▸ **TASK BRIEF**: All of the records should be given back exactly and in full.

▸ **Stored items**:
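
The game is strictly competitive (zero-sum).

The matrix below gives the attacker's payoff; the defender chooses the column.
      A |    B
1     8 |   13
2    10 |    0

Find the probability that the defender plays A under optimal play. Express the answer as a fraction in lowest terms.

Row minima are 8 and 0, so the attacker's maximin is 8; column maxima are 10 and 13, so the defender's minimax is 10. These differ, so the equilibrium is in mixed strategies.
Let the defender play A with probability q. The attacker is indifferent when 8q + 13(1−q) = 10q, giving q = 13/15.

13/15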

▸ **RESULT OF THE EXERCISE**:
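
The game is strictly competitive (zero-sum).

The matrix below gives the attacker's payoff; the defender chooses the column.
      A |    B
1     8 |   13
2    10 |    0

Find the probability that the defender plays A under optimal play. Express the answer as a fraction in lowest terms.

Row minima are 8 and 0, so the attacker's maximin is 8; column maxima are 10 and 13, so the defender's minimax is 10. These differ, so the equilibrium is in mixed strategies.
Let the defender play A with probability q. The attacker is indifferent when 8q + 13(1−q) = 10q, giving q = 13/15.

13/15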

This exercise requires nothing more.